**DIRECTIONS**
Among the lines below, which ones contain the word "binding"? Copy every such line.
··········
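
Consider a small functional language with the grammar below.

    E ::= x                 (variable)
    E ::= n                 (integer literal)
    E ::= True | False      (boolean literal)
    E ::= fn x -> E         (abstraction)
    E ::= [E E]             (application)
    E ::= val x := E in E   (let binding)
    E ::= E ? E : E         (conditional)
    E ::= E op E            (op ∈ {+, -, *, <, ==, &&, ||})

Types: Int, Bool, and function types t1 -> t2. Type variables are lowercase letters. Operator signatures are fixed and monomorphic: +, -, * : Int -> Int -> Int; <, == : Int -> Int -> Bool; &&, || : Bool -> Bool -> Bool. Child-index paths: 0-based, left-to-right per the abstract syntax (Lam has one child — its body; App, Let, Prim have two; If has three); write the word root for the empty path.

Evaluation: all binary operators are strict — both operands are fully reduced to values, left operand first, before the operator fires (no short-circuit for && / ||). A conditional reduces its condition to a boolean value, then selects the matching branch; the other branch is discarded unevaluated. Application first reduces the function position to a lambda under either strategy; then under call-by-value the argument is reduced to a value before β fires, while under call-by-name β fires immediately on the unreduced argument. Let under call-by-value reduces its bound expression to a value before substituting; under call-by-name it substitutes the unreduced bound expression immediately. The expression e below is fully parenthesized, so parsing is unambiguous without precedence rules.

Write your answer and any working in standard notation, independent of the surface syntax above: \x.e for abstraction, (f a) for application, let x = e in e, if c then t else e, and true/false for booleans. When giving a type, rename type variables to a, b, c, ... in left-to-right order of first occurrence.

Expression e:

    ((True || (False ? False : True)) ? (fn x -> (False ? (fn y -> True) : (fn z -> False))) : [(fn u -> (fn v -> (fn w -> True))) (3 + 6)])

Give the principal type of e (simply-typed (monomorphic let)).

Derivation:
  unify Bool ~ Bool
  unify Bool ~ Bool
  unify Bool ~ Bool
  unify Bool ~ Bool
  unify Bool ~ Bool
  unify Bool ~ Bool
\y._ : b -> Bool
\z._ : c -> Bool
  unify b -> Bool ~ c -> Bool
  unify b ~ c
  unify Bool ~ Bool
\x._ : a -> c -> Bool
\w._ : f -> Bool
\v._ : e -> f -> Bool
\u._ : d -> e -> f -> Bool
  unify Int ~ Int
  unify Int ~ Int
  unify d -> e -> f -> Bool ~ Int -> g
  unify d ~ Int
  unify e -> f -> Bool ~ g
_ _ : e -> f -> Bool
  unify a -> c -> Bool ~ e -> f -> Bool
  unify a ~ e
  unify c -> Bool ~ f -> Bool
  unify c ~ f
  unify Bool ~ Bool

Answer: a -> b -> Bool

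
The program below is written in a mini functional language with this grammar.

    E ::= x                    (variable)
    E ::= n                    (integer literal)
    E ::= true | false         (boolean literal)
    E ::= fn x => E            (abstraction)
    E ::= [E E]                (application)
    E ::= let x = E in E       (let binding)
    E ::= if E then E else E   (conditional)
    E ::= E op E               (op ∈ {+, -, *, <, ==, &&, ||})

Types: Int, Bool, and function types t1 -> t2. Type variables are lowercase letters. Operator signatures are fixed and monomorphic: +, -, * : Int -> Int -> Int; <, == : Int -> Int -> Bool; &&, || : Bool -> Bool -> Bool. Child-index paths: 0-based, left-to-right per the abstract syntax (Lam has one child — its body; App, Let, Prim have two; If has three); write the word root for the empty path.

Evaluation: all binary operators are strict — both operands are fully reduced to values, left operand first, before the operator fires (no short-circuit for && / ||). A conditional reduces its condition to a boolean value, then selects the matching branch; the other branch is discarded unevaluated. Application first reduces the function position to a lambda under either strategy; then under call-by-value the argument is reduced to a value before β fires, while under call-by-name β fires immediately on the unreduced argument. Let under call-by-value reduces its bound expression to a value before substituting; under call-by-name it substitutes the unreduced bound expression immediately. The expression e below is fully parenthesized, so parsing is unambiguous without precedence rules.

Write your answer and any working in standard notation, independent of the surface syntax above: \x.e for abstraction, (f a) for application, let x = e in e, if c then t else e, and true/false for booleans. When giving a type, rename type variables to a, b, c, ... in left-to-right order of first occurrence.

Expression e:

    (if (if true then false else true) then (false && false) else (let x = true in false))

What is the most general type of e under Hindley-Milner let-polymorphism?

Answer: Bool

Trace:
  unify Bool ~ Bool
  unify Bool ~ Bool
  unify Bool ~ Bool
  unify Bool ~ Bool
  unify Bool ~ Bool
let x : Bool
  unify Bool ~ Bool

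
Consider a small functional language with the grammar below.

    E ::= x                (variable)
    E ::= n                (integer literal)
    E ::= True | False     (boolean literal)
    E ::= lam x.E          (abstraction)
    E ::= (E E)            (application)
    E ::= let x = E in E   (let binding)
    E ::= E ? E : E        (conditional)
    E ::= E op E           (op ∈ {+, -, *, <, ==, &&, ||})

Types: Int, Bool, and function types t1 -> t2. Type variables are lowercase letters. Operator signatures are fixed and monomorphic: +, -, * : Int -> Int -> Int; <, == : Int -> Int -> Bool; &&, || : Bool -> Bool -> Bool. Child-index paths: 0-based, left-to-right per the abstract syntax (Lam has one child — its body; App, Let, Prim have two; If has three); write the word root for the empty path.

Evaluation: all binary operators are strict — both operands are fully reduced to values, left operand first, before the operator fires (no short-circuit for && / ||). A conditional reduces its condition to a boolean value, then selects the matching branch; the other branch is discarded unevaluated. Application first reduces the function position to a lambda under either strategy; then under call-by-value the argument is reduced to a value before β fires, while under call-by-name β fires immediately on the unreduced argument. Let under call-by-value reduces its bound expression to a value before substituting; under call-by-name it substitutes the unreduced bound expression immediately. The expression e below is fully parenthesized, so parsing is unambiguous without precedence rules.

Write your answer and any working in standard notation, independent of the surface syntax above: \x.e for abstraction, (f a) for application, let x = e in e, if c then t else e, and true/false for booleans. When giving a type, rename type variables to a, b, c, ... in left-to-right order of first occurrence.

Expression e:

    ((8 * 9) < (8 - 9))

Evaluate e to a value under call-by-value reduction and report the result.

Answer: false

Derivation:
step 0: ((8 * 9) < (8 - 9))
step 1: [delta@0] (72 < (8 - 9))
step 2: [delta@1] (72 < -1)
step 3: [delta@root] false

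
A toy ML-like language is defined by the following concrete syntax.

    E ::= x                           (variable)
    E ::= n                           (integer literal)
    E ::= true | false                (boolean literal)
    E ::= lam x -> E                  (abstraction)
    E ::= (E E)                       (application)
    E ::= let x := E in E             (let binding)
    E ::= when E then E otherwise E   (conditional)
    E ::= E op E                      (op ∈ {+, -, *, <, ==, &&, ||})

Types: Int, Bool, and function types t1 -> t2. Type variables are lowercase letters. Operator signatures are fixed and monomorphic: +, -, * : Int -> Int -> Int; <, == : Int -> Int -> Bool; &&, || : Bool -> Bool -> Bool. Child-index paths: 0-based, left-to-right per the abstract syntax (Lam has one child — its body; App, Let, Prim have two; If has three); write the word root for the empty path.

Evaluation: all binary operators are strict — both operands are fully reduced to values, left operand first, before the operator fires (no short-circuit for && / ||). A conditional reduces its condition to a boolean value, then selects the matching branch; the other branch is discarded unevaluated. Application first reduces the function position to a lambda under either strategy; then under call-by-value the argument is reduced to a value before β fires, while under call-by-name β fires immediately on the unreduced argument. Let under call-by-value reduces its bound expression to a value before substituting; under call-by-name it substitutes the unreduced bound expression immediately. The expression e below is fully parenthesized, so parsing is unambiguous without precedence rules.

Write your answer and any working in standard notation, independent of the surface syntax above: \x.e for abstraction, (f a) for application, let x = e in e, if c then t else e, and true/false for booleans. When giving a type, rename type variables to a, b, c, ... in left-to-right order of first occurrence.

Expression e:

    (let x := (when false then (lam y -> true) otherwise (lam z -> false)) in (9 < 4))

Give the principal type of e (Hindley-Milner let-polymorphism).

Answer: Bool

Trace:
  unify Bool ~ Bool
\y._ : a -> Bool
\z._ : b -> Bool
  unify a -> Bool ~ b -> Bool
  unify a ~ b
  unify Bool ~ Bool
let x : forall. b -> Bool
  unify Int ~ Int
  unify Int ~ Int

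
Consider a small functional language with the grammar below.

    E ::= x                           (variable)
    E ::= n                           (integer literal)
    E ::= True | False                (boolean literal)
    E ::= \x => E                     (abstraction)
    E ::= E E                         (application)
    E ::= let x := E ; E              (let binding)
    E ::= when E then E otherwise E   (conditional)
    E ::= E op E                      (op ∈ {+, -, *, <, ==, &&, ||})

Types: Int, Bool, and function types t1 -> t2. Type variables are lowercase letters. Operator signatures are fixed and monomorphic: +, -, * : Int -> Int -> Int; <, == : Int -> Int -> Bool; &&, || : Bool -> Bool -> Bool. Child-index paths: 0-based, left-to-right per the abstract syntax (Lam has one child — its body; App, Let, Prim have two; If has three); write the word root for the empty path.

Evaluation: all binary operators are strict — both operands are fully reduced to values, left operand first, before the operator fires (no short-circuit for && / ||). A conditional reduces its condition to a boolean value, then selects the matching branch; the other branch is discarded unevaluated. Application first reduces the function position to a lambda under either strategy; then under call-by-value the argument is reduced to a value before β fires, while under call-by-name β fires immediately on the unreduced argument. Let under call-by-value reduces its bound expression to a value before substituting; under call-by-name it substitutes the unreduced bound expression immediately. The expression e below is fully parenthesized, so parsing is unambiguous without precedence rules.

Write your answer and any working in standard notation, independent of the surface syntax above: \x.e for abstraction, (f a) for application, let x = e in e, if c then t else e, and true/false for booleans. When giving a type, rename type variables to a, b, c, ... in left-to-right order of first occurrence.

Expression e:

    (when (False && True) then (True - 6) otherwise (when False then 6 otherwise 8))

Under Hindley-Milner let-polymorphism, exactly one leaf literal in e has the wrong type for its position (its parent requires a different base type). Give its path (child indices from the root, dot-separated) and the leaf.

Trace:
  unify Bool ~ Bool
  unify Bool ~ Bool
  unify Bool ~ Bool
  unify Bool ~ Int
  FAIL: mismatch Bool ~ Int

Answer: 1.0 : true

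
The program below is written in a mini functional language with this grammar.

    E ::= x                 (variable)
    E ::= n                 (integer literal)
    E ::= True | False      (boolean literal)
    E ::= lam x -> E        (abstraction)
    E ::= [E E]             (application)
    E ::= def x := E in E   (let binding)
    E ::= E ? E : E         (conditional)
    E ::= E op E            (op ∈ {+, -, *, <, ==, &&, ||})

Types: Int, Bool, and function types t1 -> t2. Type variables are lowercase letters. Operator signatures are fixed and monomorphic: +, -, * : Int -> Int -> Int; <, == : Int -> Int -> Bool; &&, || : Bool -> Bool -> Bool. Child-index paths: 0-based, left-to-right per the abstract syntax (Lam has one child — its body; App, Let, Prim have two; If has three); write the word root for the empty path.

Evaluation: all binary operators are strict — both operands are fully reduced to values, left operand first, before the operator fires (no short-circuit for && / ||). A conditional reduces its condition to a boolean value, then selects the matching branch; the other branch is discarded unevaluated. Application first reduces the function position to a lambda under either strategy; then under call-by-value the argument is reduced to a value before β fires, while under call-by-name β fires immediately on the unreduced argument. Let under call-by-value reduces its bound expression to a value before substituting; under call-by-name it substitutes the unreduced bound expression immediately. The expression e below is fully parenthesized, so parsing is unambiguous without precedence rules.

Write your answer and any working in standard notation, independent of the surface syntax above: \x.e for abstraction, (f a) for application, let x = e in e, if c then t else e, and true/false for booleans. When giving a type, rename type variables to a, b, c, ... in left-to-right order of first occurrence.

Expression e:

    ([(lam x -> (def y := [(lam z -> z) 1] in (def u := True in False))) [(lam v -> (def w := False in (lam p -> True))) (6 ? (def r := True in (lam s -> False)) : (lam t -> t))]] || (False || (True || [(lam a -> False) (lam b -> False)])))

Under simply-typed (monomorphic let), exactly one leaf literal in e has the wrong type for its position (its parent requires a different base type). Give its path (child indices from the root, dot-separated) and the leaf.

Trace:
z : b
\z._ : b -> b
  unify b -> b ~ Int -> c
  unify b ~ Int
  unify Int ~ c
_ _ : Int
let y : Int
let u : Bool
\x._ : a -> Bool
let w : Bool
\p._ : e -> Bool
\v._ : d -> e -> Bool
  unify Int ~ Bool
  FAIL: mismatch Int ~ Bool

Answer: 0.1.1.0 : 6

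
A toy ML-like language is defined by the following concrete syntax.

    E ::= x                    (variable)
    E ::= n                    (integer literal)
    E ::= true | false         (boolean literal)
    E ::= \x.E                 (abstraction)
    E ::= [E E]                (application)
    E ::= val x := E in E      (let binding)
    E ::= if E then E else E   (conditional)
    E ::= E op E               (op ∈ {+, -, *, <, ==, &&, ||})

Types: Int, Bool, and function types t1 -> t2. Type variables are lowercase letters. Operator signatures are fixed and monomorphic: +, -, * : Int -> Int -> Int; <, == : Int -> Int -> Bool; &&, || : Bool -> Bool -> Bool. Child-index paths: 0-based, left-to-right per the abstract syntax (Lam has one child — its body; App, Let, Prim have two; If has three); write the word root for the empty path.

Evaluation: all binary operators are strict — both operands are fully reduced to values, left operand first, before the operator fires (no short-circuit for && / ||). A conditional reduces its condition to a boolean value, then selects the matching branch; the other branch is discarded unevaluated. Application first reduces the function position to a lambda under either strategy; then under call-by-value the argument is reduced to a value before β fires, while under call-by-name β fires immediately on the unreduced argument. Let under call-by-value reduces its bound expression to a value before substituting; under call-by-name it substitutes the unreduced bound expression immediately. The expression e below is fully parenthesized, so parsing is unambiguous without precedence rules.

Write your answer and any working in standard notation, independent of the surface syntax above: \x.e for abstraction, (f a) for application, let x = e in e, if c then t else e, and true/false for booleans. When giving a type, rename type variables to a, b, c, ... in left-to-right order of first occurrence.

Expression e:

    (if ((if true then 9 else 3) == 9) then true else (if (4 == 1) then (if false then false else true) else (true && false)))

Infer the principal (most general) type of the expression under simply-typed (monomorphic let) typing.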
··········
**ANSWER TO THIS PROBLEM**
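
    E ::= val x := E in E   (let binding)
    E ::= let x = E in E       (let binding)
    E ::= let x = E in E   (let binding)
    E ::= let x := E in E             (let binding)
    E ::= let x := E ; E              (let binding)
    E ::= def x := E in E   (let binding)
    E ::= val x := E in E      (let binding)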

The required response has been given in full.